WHAT IS EXPECTED — Nothing in the records below may change; print them all exactly.

── DATA UNDER STUDY ──

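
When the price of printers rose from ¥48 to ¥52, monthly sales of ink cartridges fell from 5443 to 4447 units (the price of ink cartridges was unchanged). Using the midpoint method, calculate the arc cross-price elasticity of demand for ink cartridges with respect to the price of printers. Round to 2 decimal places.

ΔQ_A = 4447 − 5443 = -996; ΔP_B = 52 − 48 = 4.
Midpoints: Q̄_A = 4945.0, P̄_B = 50.00.
ε = (ΔQ_A/Q̄_A)/(ΔP_B/P̄_B) = (-996/4945.0)/(4/50.00) ≈ -2.52.

-2.52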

───

TASK RESPONSE —
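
When the price of printers rose from ¥48 to ¥52, monthly sales of ink cartridges fell from 5443 to 4447 units (the price of ink cartridges was unchanged). Using the midpoint method, calculate the arc cross-price elasticity of demand for ink cartridges with respect to the price of printers. Round to 2 decimal places.

ΔQ_A = 4447 − 5443 = -996; ΔP_B = 52 − 48 = 4.
Midpoints: Q̄_A = 4945.0, P̄_B = 50.00.
ε = (ΔQ_A/Q̄_A)/(ΔP_B/P̄_B) = (-996/4945.0)/(4/50.00) ≈ -2.52.

-2.52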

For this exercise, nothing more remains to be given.